§ About this exercise
Line by line, give the data again exactly as it appears.

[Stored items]
──────────────────────────────
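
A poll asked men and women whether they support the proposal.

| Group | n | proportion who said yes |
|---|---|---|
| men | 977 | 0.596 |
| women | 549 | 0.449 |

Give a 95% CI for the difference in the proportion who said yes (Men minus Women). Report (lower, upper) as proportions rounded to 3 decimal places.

The two standard errors are √(0.5960×0.4040/977) = 0.01570 and √(0.4490×0.5510/549) = 0.02123.
Because the samples are independent, SE_diff = √(0.01570² + 0.02123²) = 0.02640.
Using z* = 1.960 for 95%, ME = 1.960 × 0.02640 = 0.05174.
p̂₁ − p̂₂ = 0.1470; interval 0.1470 ± 0.05174 gives (0.095, 0.199).

(0.095, 0.199)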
──────────────────────────────
§ Exercise result
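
A poll asked men and women whether they support the proposal.

| Group | n | proportion who said yes |
|---|---|---|
| men | 977 | 0.596 |
| women | 549 | 0.449 |

Give a 95% CI for the difference in the proportion who said yes (Men minus Women). Report (lower, upper) as proportions rounded to 3 decimal places.

The two standard errors are √(0.5960×0.4040/977) = 0.01570 and √(0.4490×0.5510/549) = 0.02123.
Because the samples are independent, SE_diff = √(0.01570² + 0.02123²) = 0.02640.
Using z* = 1.960 for 95%, ME = 1.960 × 0.02640 = 0.05174.
p̂₁ − p̂₂ = 0.1470; interval 0.1470 ± 0.05174 gives (0.095, 0.199).

(0.095, 0.199)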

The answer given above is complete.